-------- Information shown --------

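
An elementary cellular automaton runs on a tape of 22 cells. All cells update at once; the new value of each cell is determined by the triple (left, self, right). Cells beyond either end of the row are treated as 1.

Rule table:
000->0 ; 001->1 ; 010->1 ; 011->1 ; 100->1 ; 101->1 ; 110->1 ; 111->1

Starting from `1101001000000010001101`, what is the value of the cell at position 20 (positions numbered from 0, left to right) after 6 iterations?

1

1111111100000111011111
1111111110001111111111
1111111111011111111111
1111111111111111111111
1111111111111111111111  (fixed point — unchanged through iteration 6)
position 20 holds 1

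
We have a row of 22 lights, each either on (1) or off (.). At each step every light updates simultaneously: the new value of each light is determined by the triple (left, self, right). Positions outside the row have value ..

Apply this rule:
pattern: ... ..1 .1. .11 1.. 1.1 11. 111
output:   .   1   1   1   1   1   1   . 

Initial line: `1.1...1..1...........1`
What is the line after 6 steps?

1111.111111.........11
1..111....11.......111
1111.11..1111.....11.1
1..1111111..11...11111
1111.....111111.11...1
1..11...11....11111.11

1..11...11....11111.11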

--------

## Work order
Give the data again, exactly.

## Worked solution
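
An elementary cellular automaton runs on a tape of 22 cells. All cells update at once; the new value of each cell is determined by the triple (left, self, right). Cells beyond either end of the row are treated as 1.

Rule table:
000->0 ; 001->1 ; 010->1 ; 011->1 ; 100->1 ; 101->1 ; 110->1 ; 111->1

Starting from `1101001000000010001101`, what is the value of the cell at position 20 (positions numbered from 0, left to right) after 6 iterations?

1

1111111100000111011111
1111111110001111111111
1111111111011111111111
1111111111111111111111
1111111111111111111111  (fixed point — unchanged through iteration 6)
position 20 holds 1

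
We have a row of 22 lights, each either on (1) or off (.). At each step every light updates simultaneously: the new value of each light is determined by the triple (left, self, right). Positions outside the row have value ..

Apply this rule:
pattern: ... ..1 .1. .11 1.. 1.1 11. 111
output:   .   1   1   1   1   1   1   . 

Initial line: `1.1...1..1...........1`
What is the line after 6 steps?

1111.111111.........11
1..111....11.......111
1111.11..1111.....11.1
1..1111111..11...11111
1111.....111111.11...1
1..11...11....11111.11

1..11...11....11111.11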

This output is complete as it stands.